→ Task to complete
All of the records listed below should be retyped exactly.

BEGIN Data provided

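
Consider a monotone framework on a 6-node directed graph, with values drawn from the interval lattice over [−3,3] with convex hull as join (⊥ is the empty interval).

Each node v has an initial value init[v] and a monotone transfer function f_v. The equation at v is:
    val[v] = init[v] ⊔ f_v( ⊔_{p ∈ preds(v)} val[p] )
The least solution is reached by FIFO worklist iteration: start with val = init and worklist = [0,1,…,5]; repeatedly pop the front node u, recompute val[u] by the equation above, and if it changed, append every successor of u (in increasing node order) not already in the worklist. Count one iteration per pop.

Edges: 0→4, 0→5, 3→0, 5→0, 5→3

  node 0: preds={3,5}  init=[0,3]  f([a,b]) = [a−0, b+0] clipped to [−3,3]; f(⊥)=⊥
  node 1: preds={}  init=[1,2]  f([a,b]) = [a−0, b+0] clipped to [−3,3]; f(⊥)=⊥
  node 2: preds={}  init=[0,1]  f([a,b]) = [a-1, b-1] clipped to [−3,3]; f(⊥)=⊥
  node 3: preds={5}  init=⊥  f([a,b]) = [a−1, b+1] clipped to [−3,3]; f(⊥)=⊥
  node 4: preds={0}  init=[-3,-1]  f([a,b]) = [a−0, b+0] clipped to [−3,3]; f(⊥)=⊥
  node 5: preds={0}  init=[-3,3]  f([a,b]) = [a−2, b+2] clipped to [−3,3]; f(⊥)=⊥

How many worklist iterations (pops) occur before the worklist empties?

7

Trace (7 dequeues):
  [1] u=0 | in [-3,3] | out [-3,3] | prev [0,3] | push {}
  [2] u=1 | in ⊥ | out [1,2] | ==
  [3] u=2 | in ⊥ | out [0,1] | ==
  [4] u=3 | in [-3,3] | out [-3,3] | prev ⊥ | push {0}
  [5] u=4 | in [-3,3] | out [-3,3] | prev [-3,-1] | push {}
  [6] u=5 | in [-3,3] | out [-3,3] | ==
  [7] u=0 | in [-3,3] | out [-3,3] | ==

Converged values:
  [0] [-3,3]
  [1] [1,2]
  [2] [0,1]
  [3] [-3,3]
  [4] [-3,3]
  [5] [-3,3]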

END Data provided

→ Response to the exercise
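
Consider a monotone framework on a 6-node directed graph, with values drawn from the interval lattice over [−3,3] with convex hull as join (⊥ is the empty interval).

Each node v has an initial value init[v] and a monotone transfer function f_v. The equation at v is:
    val[v] = init[v] ⊔ f_v( ⊔_{p ∈ preds(v)} val[p] )
The least solution is reached by FIFO worklist iteration: start with val = init and worklist = [0,1,…,5]; repeatedly pop the front node u, recompute val[u] by the equation above, and if it changed, append every successor of u (in increasing node order) not already in the worklist. Count one iteration per pop.

Edges: 0→4, 0→5, 3→0, 5→0, 5→3

  node 0: preds={3,5}  init=[0,3]  f([a,b]) = [a−0, b+0] clipped to [−3,3]; f(⊥)=⊥
  node 1: preds={}  init=[1,2]  f([a,b]) = [a−0, b+0] clipped to [−3,3]; f(⊥)=⊥
  node 2: preds={}  init=[0,1]  f([a,b]) = [a-1, b-1] clipped to [−3,3]; f(⊥)=⊥
  node 3: preds={5}  init=⊥  f([a,b]) = [a−1, b+1] clipped to [−3,3]; f(⊥)=⊥
  node 4: preds={0}  init=[-3,-1]  f([a,b]) = [a−0, b+0] clipped to [−3,3]; f(⊥)=⊥
  node 5: preds={0}  init=[-3,3]  f([a,b]) = [a−2, b+2] clipped to [−3,3]; f(⊥)=⊥

How many worklist iterations (pops) occur before the worklist empties?

7

Trace (7 dequeues):
  [1] u=0 | in [-3,3] | out [-3,3] | prev [0,3] | push {}
  [2] u=1 | in ⊥ | out [1,2] | ==
  [3] u=2 | in ⊥ | out [0,1] | ==
  [4] u=3 | in [-3,3] | out [-3,3] | prev ⊥ | push {0}
  [5] u=4 | in [-3,3] | out [-3,3] | prev [-3,-1] | push {}
  [6] u=5 | in [-3,3] | out [-3,3] | ==
  [7] u=0 | in [-3,3] | out [-3,3] | ==

Converged values:
  [0] [-3,3]
  [1] [1,2]
  [2] [0,1]
  [3] [-3,3]
  [4] [-3,3]
  [5] [-3,3]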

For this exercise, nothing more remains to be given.